:: Goal of the exercise ::
Please return each of the entries that follow, unchanged in every word.

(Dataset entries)
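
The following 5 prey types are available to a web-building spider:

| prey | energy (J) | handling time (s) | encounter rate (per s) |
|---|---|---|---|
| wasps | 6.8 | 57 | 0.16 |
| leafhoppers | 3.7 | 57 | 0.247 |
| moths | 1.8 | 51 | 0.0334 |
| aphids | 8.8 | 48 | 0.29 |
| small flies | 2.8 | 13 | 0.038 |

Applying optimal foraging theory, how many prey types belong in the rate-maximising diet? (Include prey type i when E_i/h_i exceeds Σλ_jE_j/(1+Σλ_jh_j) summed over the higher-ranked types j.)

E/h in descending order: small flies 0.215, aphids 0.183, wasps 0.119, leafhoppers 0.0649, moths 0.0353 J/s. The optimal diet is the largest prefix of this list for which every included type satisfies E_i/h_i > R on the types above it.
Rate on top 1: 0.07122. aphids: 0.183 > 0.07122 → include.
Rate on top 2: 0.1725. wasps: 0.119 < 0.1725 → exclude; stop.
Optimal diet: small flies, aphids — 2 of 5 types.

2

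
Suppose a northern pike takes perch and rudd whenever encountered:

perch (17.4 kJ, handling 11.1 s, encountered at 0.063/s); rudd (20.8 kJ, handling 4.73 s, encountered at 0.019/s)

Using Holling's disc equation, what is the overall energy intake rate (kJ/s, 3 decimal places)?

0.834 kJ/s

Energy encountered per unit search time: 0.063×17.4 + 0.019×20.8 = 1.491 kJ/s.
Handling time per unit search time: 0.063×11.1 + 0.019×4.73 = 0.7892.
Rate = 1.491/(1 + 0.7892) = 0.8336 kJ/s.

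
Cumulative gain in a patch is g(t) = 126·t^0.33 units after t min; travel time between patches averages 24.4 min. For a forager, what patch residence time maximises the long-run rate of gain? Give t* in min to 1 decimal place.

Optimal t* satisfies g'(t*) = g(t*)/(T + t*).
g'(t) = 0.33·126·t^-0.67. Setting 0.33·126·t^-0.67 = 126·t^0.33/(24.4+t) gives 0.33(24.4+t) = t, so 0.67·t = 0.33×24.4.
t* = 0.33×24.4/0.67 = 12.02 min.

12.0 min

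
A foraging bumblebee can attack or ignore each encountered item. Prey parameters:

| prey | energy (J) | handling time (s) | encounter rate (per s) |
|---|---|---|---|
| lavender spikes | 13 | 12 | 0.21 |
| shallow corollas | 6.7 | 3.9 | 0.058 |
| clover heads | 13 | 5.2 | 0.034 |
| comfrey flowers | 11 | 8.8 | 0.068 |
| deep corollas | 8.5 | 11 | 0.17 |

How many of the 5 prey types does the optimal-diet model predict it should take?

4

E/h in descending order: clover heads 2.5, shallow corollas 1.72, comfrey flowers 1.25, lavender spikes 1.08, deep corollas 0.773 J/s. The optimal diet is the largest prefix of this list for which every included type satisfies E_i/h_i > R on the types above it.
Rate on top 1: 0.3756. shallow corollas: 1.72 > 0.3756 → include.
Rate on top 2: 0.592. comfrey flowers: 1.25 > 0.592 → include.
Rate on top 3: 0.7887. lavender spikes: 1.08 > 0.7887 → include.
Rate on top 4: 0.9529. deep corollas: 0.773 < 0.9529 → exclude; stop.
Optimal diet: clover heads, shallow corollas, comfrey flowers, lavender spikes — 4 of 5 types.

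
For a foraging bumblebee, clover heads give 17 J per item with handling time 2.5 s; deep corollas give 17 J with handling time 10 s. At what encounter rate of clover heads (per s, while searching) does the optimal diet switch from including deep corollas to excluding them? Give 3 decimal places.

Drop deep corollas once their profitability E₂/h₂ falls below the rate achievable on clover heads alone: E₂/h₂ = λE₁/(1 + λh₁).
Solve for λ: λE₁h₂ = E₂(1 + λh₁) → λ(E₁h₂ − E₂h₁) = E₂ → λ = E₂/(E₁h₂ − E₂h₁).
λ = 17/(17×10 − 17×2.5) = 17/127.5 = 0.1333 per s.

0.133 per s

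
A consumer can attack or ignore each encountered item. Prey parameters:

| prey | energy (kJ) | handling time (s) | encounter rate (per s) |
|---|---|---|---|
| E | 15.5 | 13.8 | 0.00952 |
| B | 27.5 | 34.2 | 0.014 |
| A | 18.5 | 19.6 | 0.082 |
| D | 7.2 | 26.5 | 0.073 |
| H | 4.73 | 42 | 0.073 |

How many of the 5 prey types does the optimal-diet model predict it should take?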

:: Answer to the exercise ::
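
The following 5 prey types are available to a web-building spider:

| prey | energy (J) | handling time (s) | encounter rate (per s) |
|---|---|---|---|
| wasps | 6.8 | 57 | 0.16 |
| leafhoppers | 3.7 | 57 | 0.247 |
| moths | 1.8 | 51 | 0.0334 |
| aphids | 8.8 | 48 | 0.29 |
| small flies | 2.8 | 13 | 0.038 |

Applying optimal foraging theory, how many prey types belong in the rate-maximising diet? (Include prey type i when E_i/h_i exceeds Σλ_jE_j/(1+Σλ_jh_j) summed over the higher-ranked types j.)

E/h in descending order: small flies 0.215, aphids 0.183, wasps 0.119, leafhoppers 0.0649, moths 0.0353 J/s. The optimal diet is the largest prefix of this list for which every included type satisfies E_i/h_i > R on the types above it.
Rate on top 1: 0.07122. aphids: 0.183 > 0.07122 → include.
Rate on top 2: 0.1725. wasps: 0.119 < 0.1725 → exclude; stop.
Optimal diet: small flies, aphids — 2 of 5 types.

2

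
Suppose a northern pike takes perch and rudd whenever encountered:

perch (17.4 kJ, handling 11.1 s, encountered at 0.063/s); rudd (20.8 kJ, handling 4.73 s, encountered at 0.019/s)

Using Holling's disc equation, what is the overall energy intake rate (kJ/s, 3 decimal places)?

0.834 kJ/s

Energy encountered per unit search time: 0.063×17.4 + 0.019×20.8 = 1.491 kJ/s.
Handling time per unit search time: 0.063×11.1 + 0.019×4.73 = 0.7892.
Rate = 1.491/(1 + 0.7892) = 0.8336 kJ/s.

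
Cumulative gain in a patch is g(t) = 126·t^0.33 units after t min; travel time between patches averages 24.4 min. For a forager, what patch residence time maximises the long-run rate of gain? Give t* in min to 1 decimal place.

Optimal t* satisfies g'(t*) = g(t*)/(T + t*).
g'(t) = 0.33·126·t^-0.67. Setting 0.33·126·t^-0.67 = 126·t^0.33/(24.4+t) gives 0.33(24.4+t) = t, so 0.67·t = 0.33×24.4.
t* = 0.33×24.4/0.67 = 12.02 min.

12.0 min

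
A foraging bumblebee can attack or ignore each encountered item. Prey parameters:

| prey | energy (J) | handling time (s) | encounter rate (per s) |
|---|---|---|---|
| lavender spikes | 13 | 12 | 0.21 |
| shallow corollas | 6.7 | 3.9 | 0.058 |
| clover heads | 13 | 5.2 | 0.034 |
| comfrey flowers | 11 | 8.8 | 0.068 |
| deep corollas | 8.5 | 11 | 0.17 |

How many of the 5 prey types does the optimal-diet model predict it should take?

4

E/h in descending order: clover heads 2.5, shallow corollas 1.72, comfrey flowers 1.25, lavender spikes 1.08, deep corollas 0.773 J/s. The optimal diet is the largest prefix of this list for which every included type satisfies E_i/h_i > R on the types above it.
Rate on top 1: 0.3756. shallow corollas: 1.72 > 0.3756 → include.
Rate on top 2: 0.592. comfrey flowers: 1.25 > 0.592 → include.
Rate on top 3: 0.7887. lavender spikes: 1.08 > 0.7887 → include.
Rate on top 4: 0.9529. deep corollas: 0.773 < 0.9529 → exclude; stop.
Optimal diet: clover heads, shallow corollas, comfrey flowers, lavender spikes — 4 of 5 types.

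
For a foraging bumblebee, clover heads give 17 J per item with handling time 2.5 s; deep corollas give 17 J with handling time 10 s. At what encounter rate of clover heads (per s, while searching) does the optimal diet switch from including deep corollas to excluding them? Give 3 decimal places.

Drop deep corollas once their profitability E₂/h₂ falls below the rate achievable on clover heads alone: E₂/h₂ = λE₁/(1 + λh₁).
Solve for λ: λE₁h₂ = E₂(1 + λh₁) → λ(E₁h₂ − E₂h₁) = E₂ → λ = E₂/(E₁h₂ − E₂h₁).
λ = 17/(17×10 − 17×2.5) = 17/127.5 = 0.1333 per s.

0.133 per s

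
A consumer can attack or ignore each encountered item. Prey parameters:

| prey | energy (kJ) | handling time (s) | encounter rate (per s) |
|---|---|---|---|
| E | 15.5 | 13.8 | 0.00952 |
| B | 27.5 | 34.2 | 0.014 |
| A | 18.5 | 19.6 | 0.082 |
| D | 7.2 | 26.5 | 0.073 |
| H | 4.73 | 42 | 0.073 |

How many of the 5 prey types does the optimal-diet model predict it should take?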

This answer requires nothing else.